## Exercise brief
Output the records exactly, every one of them.

(Dataset items)
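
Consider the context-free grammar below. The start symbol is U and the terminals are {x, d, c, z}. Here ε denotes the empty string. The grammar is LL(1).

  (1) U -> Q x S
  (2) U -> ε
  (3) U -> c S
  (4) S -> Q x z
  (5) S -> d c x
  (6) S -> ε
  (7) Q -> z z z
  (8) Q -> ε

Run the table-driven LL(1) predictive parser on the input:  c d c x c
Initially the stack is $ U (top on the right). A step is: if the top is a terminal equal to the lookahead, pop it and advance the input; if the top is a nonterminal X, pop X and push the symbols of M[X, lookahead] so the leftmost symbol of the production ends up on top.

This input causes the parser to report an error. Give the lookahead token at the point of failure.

c

step 1: stack=$ U  input=c d c x c $  — expand U -> c S
step 2: stack=$ S c  input=c d c x c $  — match c
step 3: stack=$ S  input=d c x c $  — expand S -> d c x
step 4: stack=$ x c d  input=d c x c $  — match d
step 5: stack=$ x c  input=c x c $  — match c
step 6: stack=$ x  input=x c $  — match x
step 7: stack=$  input=c $  — error: stack empty but input remains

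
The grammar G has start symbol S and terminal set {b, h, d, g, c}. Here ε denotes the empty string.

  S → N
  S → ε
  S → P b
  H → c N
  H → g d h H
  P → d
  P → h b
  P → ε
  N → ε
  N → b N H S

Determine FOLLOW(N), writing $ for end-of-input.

{$, b, c, d, g, h}

FIRST(H) = {c, g}
FIRST(P) = {ε, d, h}
FIRST(N) = {ε, b}
FIRST(S) = {ε, b, d, h}  (via N, P b)
FOLLOW(S) includes $ since S is the start symbol.
FOLLOW(P): in S→P b, P is followed by b with FIRST {b}. Thus FOLLOW(P) = {b}.
FOLLOW(S): in N→b N H S, the suffix after S is empty, so FOLLOW(S) ⊇ FOLLOW(N) = {$, b, c, d, g, h}. Thus FOLLOW(S) = {$, b, c, d, g, h}.
FOLLOW(H): in H→g d h H, the suffix after H is empty (adds nothing new); in N→b N H S, H is followed by S with FIRST {ε, b, d, h}; in N→b N H S, the suffix after H is nullable, so FOLLOW(H) ⊇ FOLLOW(N) = {$, b, c, d, g, h}. Thus FOLLOW(H) = {$, b, c, d, g, h}.
FOLLOW(N): in S→N, the suffix after N is empty, so FOLLOW(N) ⊇ FOLLOW(S) = {$, b, c, d, g, h}; in H→c N, the suffix after N is empty, so FOLLOW(N) ⊇ FOLLOW(H) = {$, b, c, d, g, h}; in N→b N H S, N is followed by H S with FIRST {c, g}. Thus FOLLOW(N) = {$, b, c, d, g, h}.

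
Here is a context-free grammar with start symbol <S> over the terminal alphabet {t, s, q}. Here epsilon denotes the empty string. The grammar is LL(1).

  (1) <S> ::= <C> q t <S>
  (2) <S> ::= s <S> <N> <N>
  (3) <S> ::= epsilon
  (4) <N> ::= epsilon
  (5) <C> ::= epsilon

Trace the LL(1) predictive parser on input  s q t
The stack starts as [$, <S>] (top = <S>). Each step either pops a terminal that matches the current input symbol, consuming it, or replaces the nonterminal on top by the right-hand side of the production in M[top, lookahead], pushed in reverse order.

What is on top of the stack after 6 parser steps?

<S>

step 1: stack=$ <S>  input=s q t $  — expand <S> ::= s <S> <N> <N>
step 2: stack=$ <N> <N> <S> s  input=s q t $  — match s
step 3: stack=$ <N> <N> <S>  input=q t $  — expand <S> ::= <C> q t <S>
step 4: stack=$ <N> <N> <S> t q <C>  input=q t $  — expand <C> ::= epsilon
step 5: stack=$ <N> <N> <S> t q  input=q t $  — match q
step 6: stack=$ <N> <N> <S> t  input=t $  — match t
Stack after step 6: $ <N> <N> <S> (top = <S>).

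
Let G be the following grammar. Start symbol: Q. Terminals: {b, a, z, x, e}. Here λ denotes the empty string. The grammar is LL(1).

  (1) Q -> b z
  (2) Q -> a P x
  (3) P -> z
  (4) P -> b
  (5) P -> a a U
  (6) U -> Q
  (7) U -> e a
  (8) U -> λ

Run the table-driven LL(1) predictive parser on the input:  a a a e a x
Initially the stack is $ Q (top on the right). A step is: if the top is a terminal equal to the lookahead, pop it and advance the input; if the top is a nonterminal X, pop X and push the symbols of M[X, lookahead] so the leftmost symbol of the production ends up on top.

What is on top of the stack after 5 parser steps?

U

step 1: stack=$ Q  input=a a a e a x $  — expand Q -> a P x
step 2: stack=$ x P a  input=a a a e a x $  — match a
step 3: stack=$ x P  input=a a e a x $  — expand P -> a a U
step 4: stack=$ x U a a  input=a a e a x $  — match a
step 5: stack=$ x U a  input=a e a x $  — match a
Stack after step 5: $ x U (top = U).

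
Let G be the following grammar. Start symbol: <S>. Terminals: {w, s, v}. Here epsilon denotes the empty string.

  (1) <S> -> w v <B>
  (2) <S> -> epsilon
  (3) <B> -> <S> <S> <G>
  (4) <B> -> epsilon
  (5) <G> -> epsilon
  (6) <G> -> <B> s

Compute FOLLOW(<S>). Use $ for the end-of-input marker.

{$, s, w}

FIRST(<S>) = {epsilon, w}
FIRST(<B>) = {epsilon, s, w}  (via <S> <S> <G>)
FIRST(<G>) = {epsilon, s, w}  (via <B> s)
FOLLOW(<S>) includes $ since <S> is the start symbol.
FOLLOW(<S>): in <B>-><S> <S> <G> (occurrence 1), <S> is followed by <S> <G> with FIRST {epsilon, s, w}; in <B>-><S> <S> <G> (occurrence 1), the suffix after <S> is nullable, so FOLLOW(<S>) ⊇ FOLLOW(<B>) = {$, s, w}; in <B>-><S> <S> <G> (occurrence 2), <S> is followed by <G> with FIRST {epsilon, s, w}; in <B>-><S> <S> <G> (occurrence 2), the suffix after <S> is nullable, so FOLLOW(<S>) ⊇ FOLLOW(<B>) = {$, s, w}. Thus FOLLOW(<S>) = {$, s, w}.
FOLLOW(<B>): in <S>->w v <B>, the suffix after <B> is empty, so FOLLOW(<B>) ⊇ FOLLOW(<S>) = {$, s, w}; in <G>-><B> s, <B> is followed by s with FIRST {s}. Thus FOLLOW(<B>) = {$, s, w}.
FOLLOW(<G>): in <B>-><S> <S> <G>, the suffix after <G> is empty, so FOLLOW(<G>) ⊇ FOLLOW(<B>) = {$, s, w}. Thus FOLLOW(<G>) = {$, s, w}.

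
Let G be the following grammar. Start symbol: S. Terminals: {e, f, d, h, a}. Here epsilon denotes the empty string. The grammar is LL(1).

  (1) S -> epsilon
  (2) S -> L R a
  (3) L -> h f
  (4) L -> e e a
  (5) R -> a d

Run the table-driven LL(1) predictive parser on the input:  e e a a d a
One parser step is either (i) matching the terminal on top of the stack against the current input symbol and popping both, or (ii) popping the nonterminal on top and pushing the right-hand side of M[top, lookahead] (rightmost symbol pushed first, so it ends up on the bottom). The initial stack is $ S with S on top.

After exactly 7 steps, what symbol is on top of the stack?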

## Exercise answer
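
Consider the context-free grammar below. The start symbol is U and the terminals are {x, d, c, z}. Here ε denotes the empty string. The grammar is LL(1).

  (1) U -> Q x S
  (2) U -> ε
  (3) U -> c S
  (4) S -> Q x z
  (5) S -> d c x
  (6) S -> ε
  (7) Q -> z z z
  (8) Q -> ε

Run the table-driven LL(1) predictive parser on the input:  c d c x c
Initially the stack is $ U (top on the right). A step is: if the top is a terminal equal to the lookahead, pop it and advance the input; if the top is a nonterminal X, pop X and push the symbols of M[X, lookahead] so the leftmost symbol of the production ends up on top.

This input causes the parser to report an error. Give the lookahead token at the point of failure.

c

step 1: stack=$ U  input=c d c x c $  — expand U -> c S
step 2: stack=$ S c  input=c d c x c $  — match c
step 3: stack=$ S  input=d c x c $  — expand S -> d c x
step 4: stack=$ x c d  input=d c x c $  — match d
step 5: stack=$ x c  input=c x c $  — match c
step 6: stack=$ x  input=x c $  — match x
step 7: stack=$  input=c $  — error: stack empty but input remains

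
The grammar G has start symbol S and terminal set {b, h, d, g, c}. Here ε denotes the empty string.

  S → N
  S → ε
  S → P b
  H → c N
  H → g d h H
  P → d
  P → h b
  P → ε
  N → ε
  N → b N H S

Determine FOLLOW(N), writing $ for end-of-input.

{$, b, c, d, g, h}

FIRST(H) = {c, g}
FIRST(P) = {ε, d, h}
FIRST(N) = {ε, b}
FIRST(S) = {ε, b, d, h}  (via N, P b)
FOLLOW(S) includes $ since S is the start symbol.
FOLLOW(P): in S→P b, P is followed by b with FIRST {b}. Thus FOLLOW(P) = {b}.
FOLLOW(S): in N→b N H S, the suffix after S is empty, so FOLLOW(S) ⊇ FOLLOW(N) = {$, b, c, d, g, h}. Thus FOLLOW(S) = {$, b, c, d, g, h}.
FOLLOW(H): in H→g d h H, the suffix after H is empty (adds nothing new); in N→b N H S, H is followed by S with FIRST {ε, b, d, h}; in N→b N H S, the suffix after H is nullable, so FOLLOW(H) ⊇ FOLLOW(N) = {$, b, c, d, g, h}. Thus FOLLOW(H) = {$, b, c, d, g, h}.
FOLLOW(N): in S→N, the suffix after N is empty, so FOLLOW(N) ⊇ FOLLOW(S) = {$, b, c, d, g, h}; in H→c N, the suffix after N is empty, so FOLLOW(N) ⊇ FOLLOW(H) = {$, b, c, d, g, h}; in N→b N H S, N is followed by H S with FIRST {c, g}. Thus FOLLOW(N) = {$, b, c, d, g, h}.

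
Here is a context-free grammar with start symbol <S> over the terminal alphabet {t, s, q}. Here epsilon denotes the empty string. The grammar is LL(1).

  (1) <S> ::= <C> q t <S>
  (2) <S> ::= s <S> <N> <N>
  (3) <S> ::= epsilon
  (4) <N> ::= epsilon
  (5) <C> ::= epsilon

Trace the LL(1) predictive parser on input  s q t
The stack starts as [$, <S>] (top = <S>). Each step either pops a terminal that matches the current input symbol, consuming it, or replaces the nonterminal on top by the right-hand side of the production in M[top, lookahead], pushed in reverse order.

What is on top of the stack after 6 parser steps?

<S>

step 1: stack=$ <S>  input=s q t $  — expand <S> ::= s <S> <N> <N>
step 2: stack=$ <N> <N> <S> s  input=s q t $  — match s
step 3: stack=$ <N> <N> <S>  input=q t $  — expand <S> ::= <C> q t <S>
step 4: stack=$ <N> <N> <S> t q <C>  input=q t $  — expand <C> ::= epsilon
step 5: stack=$ <N> <N> <S> t q  input=q t $  — match q
step 6: stack=$ <N> <N> <S> t  input=t $  — match t
Stack after step 6: $ <N> <N> <S> (top = <S>).

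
Let G be the following grammar. Start symbol: Q. Terminals: {b, a, z, x, e}. Here λ denotes the empty string. The grammar is LL(1).

  (1) Q -> b z
  (2) Q -> a P x
  (3) P -> z
  (4) P -> b
  (5) P -> a a U
  (6) U -> Q
  (7) U -> e a
  (8) U -> λ

Run the table-driven LL(1) predictive parser on the input:  a a a e a x
Initially the stack is $ Q (top on the right). A step is: if the top is a terminal equal to the lookahead, pop it and advance the input; if the top is a nonterminal X, pop X and push the symbols of M[X, lookahead] so the leftmost symbol of the production ends up on top.

What is on top of the stack after 5 parser steps?

U

step 1: stack=$ Q  input=a a a e a x $  — expand Q -> a P x
step 2: stack=$ x P a  input=a a a e a x $  — match a
step 3: stack=$ x P  input=a a e a x $  — expand P -> a a U
step 4: stack=$ x U a a  input=a a e a x $  — match a
step 5: stack=$ x U a  input=a e a x $  — match a
Stack after step 5: $ x U (top = U).

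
Let G be the following grammar. Start symbol: <S>. Terminals: {w, s, v}. Here epsilon denotes the empty string.

  (1) <S> -> w v <B>
  (2) <S> -> epsilon
  (3) <B> -> <S> <S> <G>
  (4) <B> -> epsilon
  (5) <G> -> epsilon
  (6) <G> -> <B> s

Compute FOLLOW(<S>). Use $ for the end-of-input marker.

{$, s, w}

FIRST(<S>) = {epsilon, w}
FIRST(<B>) = {epsilon, s, w}  (via <S> <S> <G>)
FIRST(<G>) = {epsilon, s, w}  (via <B> s)
FOLLOW(<S>) includes $ since <S> is the start symbol.
FOLLOW(<S>): in <B>-><S> <S> <G> (occurrence 1), <S> is followed by <S> <G> with FIRST {epsilon, s, w}; in <B>-><S> <S> <G> (occurrence 1), the suffix after <S> is nullable, so FOLLOW(<S>) ⊇ FOLLOW(<B>) = {$, s, w}; in <B>-><S> <S> <G> (occurrence 2), <S> is followed by <G> with FIRST {epsilon, s, w}; in <B>-><S> <S> <G> (occurrence 2), the suffix after <S> is nullable, so FOLLOW(<S>) ⊇ FOLLOW(<B>) = {$, s, w}. Thus FOLLOW(<S>) = {$, s, w}.
FOLLOW(<B>): in <S>->w v <B>, the suffix after <B> is empty, so FOLLOW(<B>) ⊇ FOLLOW(<S>) = {$, s, w}; in <G>-><B> s, <B> is followed by s with FIRST {s}. Thus FOLLOW(<B>) = {$, s, w}.
FOLLOW(<G>): in <B>-><S> <S> <G>, the suffix after <G> is empty, so FOLLOW(<G>) ⊇ FOLLOW(<B>) = {$, s, w}. Thus FOLLOW(<G>) = {$, s, w}.

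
Let G be the following grammar. Start symbol: S. Terminals: {e, f, d, h, a}. Here epsilon denotes the empty string. The grammar is LL(1).

  (1) S -> epsilon
  (2) S -> L R a
  (3) L -> h f
  (4) L -> e e a
  (5) R -> a d

Run the table-driven LL(1) predictive parser on the input:  e e a a d a
One parser step is either (i) matching the terminal on top of the stack against the current input symbol and popping both, or (ii) popping the nonterminal on top and pushing the right-hand side of M[top, lookahead] (rightmost symbol pushed first, so it ends up on the bottom). The initial stack is $ S with S on top.

After exactly 7 steps, what symbol is on top of the stack?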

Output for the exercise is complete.